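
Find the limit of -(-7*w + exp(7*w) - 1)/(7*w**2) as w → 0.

Direct substitution gives 0/0.
Apply L'Hôpital: lim (7*e^(7*w) - 7)/(-14*w), still 0/0.
After 2 applications of L'Hôpital's rule the quotient is (49*e^(7*w))/(-14); substituting w = 0 gives -7/2.

-7/2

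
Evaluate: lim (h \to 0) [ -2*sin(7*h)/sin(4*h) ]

-7/2

Substitution gives 0/0.
Divide numerator and denominator by h: sin(7h)/h → 7 and sin(4h)/h → 4, so the limit is -2·7/4 = -7/2.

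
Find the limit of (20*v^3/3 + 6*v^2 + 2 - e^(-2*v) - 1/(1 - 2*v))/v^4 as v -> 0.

Substitution gives 0/0; apply L'Hôpital's rule 4 times.
After differentiating numerator and denominator 4 times the quotient is (-16*e^(-2*v) + 384/(2*v - 1)^5)/(24); at v = 0 this is -50/3.

-50/3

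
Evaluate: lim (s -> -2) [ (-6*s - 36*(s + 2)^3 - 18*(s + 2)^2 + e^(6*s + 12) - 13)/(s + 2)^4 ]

Direct substitution gives 0/0.
Apply L'Hôpital: lim (-36*s - 108*(s + 2)^2 + 6*e^(6*s + 12) - 78)/(4*(s + 2)^3), still 0/0.
Apply L'Hôpital: lim (-216*s + 36*e^(6*s + 12) - 468)/(12*(s + 2)^2), still 0/0.
Apply L'Hôpital: lim (216*e^(6*s + 12) - 216)/(24*s + 48), still 0/0.
After 4 applications of L'Hôpital's rule the quotient is (1296*e^(6*s + 12))/(24); substituting s = -2 gives 54.

54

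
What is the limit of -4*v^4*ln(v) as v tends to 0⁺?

0

This is a 0·(−∞) form. Rewrite as -4·ln(v) / v^(−4) and apply L'Hôpital:
the derivative quotient is -4·(1/v) / (−4·v^(−5)) = (4/4)·v^4 → 0.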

------------------------------

Try it >> Give every entry again, character for character.

Task result >>
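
Find the limit of -(-7*w + exp(7*w) - 1)/(7*w**2) as w → 0.

Direct substitution gives 0/0.
Apply L'Hôpital: lim (7*e^(7*w) - 7)/(-14*w), still 0/0.
After 2 applications of L'Hôpital's rule the quotient is (49*e^(7*w))/(-14); substituting w = 0 gives -7/2.

-7/2

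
Evaluate: lim (h \to 0) [ -2*sin(7*h)/sin(4*h) ]

-7/2

Substitution gives 0/0.
Divide numerator and denominator by h: sin(7h)/h → 7 and sin(4h)/h → 4, so the limit is -2·7/4 = -7/2.

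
Find the limit of (20*v^3/3 + 6*v^2 + 2 - e^(-2*v) - 1/(1 - 2*v))/v^4 as v -> 0.

Substitution gives 0/0; apply L'Hôpital's rule 4 times.
After differentiating numerator and denominator 4 times the quotient is (-16*e^(-2*v) + 384/(2*v - 1)^5)/(24); at v = 0 this is -50/3.

-50/3

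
Evaluate: lim (s -> -2) [ (-6*s - 36*(s + 2)^3 - 18*(s + 2)^2 + e^(6*s + 12) - 13)/(s + 2)^4 ]

Direct substitution gives 0/0.
Apply L'Hôpital: lim (-36*s - 108*(s + 2)^2 + 6*e^(6*s + 12) - 78)/(4*(s + 2)^3), still 0/0.
Apply L'Hôpital: lim (-216*s + 36*e^(6*s + 12) - 468)/(12*(s + 2)^2), still 0/0.
Apply L'Hôpital: lim (216*e^(6*s + 12) - 216)/(24*s + 48), still 0/0.
After 4 applications of L'Hôpital's rule the quotient is (1296*e^(6*s + 12))/(24); substituting s = -2 gives 54.

54

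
What is the limit of -4*v^4*ln(v) as v tends to 0⁺?

0

This is a 0·(−∞) form. Rewrite as -4·ln(v) / v^(−4) and apply L'Hôpital:
the derivative quotient is -4·(1/v) / (−4·v^(−5)) = (4/4)·v^4 → 0.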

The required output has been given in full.